> TASK DESCRIPTION
Lines with "either": pull these out of the listing below.

> PROVIDED ENTRIES

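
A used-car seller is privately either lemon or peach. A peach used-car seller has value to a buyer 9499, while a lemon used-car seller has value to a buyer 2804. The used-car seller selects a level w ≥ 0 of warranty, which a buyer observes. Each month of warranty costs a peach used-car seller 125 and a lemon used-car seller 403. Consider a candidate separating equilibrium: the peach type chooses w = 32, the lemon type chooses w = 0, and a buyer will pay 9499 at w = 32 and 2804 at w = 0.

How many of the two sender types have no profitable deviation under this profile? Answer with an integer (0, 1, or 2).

2

Lemon type: stay at 0 → 2804; mimic → 9499 − 403 × 32 = -3397. IC holds (2804 ≥ -3397).
Peach type: signal → 9499 − 125 × 32 = 5499; deviate to 0 → 2804. IC holds (5499 ≥ 2804).
2 of 2 constraints hold, so this is a separating equilibrium.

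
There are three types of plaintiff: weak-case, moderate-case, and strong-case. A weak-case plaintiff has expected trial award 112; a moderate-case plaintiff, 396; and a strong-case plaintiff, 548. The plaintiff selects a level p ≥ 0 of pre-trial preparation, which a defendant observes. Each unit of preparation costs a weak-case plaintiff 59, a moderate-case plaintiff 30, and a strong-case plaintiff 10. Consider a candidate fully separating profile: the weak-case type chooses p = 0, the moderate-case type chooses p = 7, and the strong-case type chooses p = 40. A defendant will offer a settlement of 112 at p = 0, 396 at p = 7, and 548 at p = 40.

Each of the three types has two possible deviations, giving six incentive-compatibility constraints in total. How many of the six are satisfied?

Weak-case (own payoff 112): to p=7 gives 396 − 59×7 = -17 → no gain ✓; to p=40 gives 548 − 59×40 = -1812 → no gain ✓.
Moderate-case (own payoff 396 − 30×7 = 186): to p=0 gives 112 → no gain ✓; to p=40 gives 548 − 30×40 = -652 → no gain ✓.
Strong-case (own payoff 548 − 10×40 = 148): to p=0 gives 112 → no gain ✓; to p=7 gives 396 − 10×7 = 326 → profitable ✗.
5 of the 6 constraints hold; not an equilibrium.

5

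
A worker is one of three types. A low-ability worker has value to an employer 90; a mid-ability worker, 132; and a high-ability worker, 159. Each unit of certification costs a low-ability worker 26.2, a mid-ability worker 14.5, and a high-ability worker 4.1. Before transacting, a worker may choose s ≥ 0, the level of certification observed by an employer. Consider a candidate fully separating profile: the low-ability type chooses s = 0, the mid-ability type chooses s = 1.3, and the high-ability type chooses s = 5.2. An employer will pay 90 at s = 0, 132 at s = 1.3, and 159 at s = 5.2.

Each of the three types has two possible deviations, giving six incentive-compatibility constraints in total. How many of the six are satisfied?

Mid-ability (own payoff 132 − 14.5×1.3 = 113.15): to s=0 gives 90 → no gain ✓; to s=5.2 gives 159 − 14.5×5.2 = 83.6 → no gain ✓.
Low-ability (own payoff 90): to s=1.3 gives 132 − 26.2×1.3 = 97.94 → profitable ✗; to s=5.2 gives 159 − 26.2×5.2 = 22.76 → no gain ✓.
High-ability (own payoff 159 − 4.1×5.2 = 137.68): to s=0 gives 90 → no gain ✓; to s=1.3 gives 132 − 4.1×1.3 = 126.67 → no gain ✓.
5 of the 6 constraints hold; not an equilibrium.

5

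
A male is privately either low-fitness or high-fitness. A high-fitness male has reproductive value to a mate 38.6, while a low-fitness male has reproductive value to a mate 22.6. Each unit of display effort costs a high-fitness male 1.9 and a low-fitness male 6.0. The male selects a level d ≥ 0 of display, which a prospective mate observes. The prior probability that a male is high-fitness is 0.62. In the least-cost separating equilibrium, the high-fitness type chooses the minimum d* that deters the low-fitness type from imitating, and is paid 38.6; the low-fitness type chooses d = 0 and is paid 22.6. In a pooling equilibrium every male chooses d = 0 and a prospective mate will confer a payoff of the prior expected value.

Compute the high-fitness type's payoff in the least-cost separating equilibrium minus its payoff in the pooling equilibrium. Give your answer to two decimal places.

1.01

Least-cost separating signal: d* solves 22.6 = 38.6 − 6.0·d*, so d* = (38.6 − 22.6)/6.0 ≈ 2.6667.
High-fitness type's separating payoff: 38.6 − 1.9 × d* = 38.6 − 1.9 × (38.6 − 22.6)/6.0 = 38.6 − 30.4/6.0 ≈ 33.5333.
Pooling payoff: 0.62 × 38.6 + 0.38 × 22.6 = 32.52.
Difference: 33.5333 − 32.52 = 1.0133, i.e. 1.01 to two decimal places.
The high-fitness type prefers to separate.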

> RESULT OF THE EXERCISE
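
A used-car seller is privately either lemon or peach. A peach used-car seller has value to a buyer 9499, while a lemon used-car seller has value to a buyer 2804. The used-car seller selects a level w ≥ 0 of warranty, which a buyer observes. Each month of warranty costs a peach used-car seller 125 and a lemon used-car seller 403. Consider a candidate separating equilibrium: the peach type chooses w = 32, the lemon type chooses w = 0, and a buyer will pay 9499 at w = 32 and 2804 at w = 0.
A male is privately either low-fitness or high-fitness. A high-fitness male has reproductive value to a mate 38.6, while a low-fitness male has reproductive value to a mate 22.6. Each unit of display effort costs a high-fitness male 1.9 and a low-fitness male 6.0. The male selects a level d ≥ 0 of display, which a prospective mate observes. The prior probability that a male is high-fitness is 0.62. In the least-cost separating equilibrium, the high-fitness type chooses the minimum d* that deters the low-fitness type from imitating, and is paid 38.6; the low-fitness type chooses d = 0 and is paid 22.6. In a pooling equilibrium every male chooses d = 0 and a prospective mate will confer a payoff of the prior expected value.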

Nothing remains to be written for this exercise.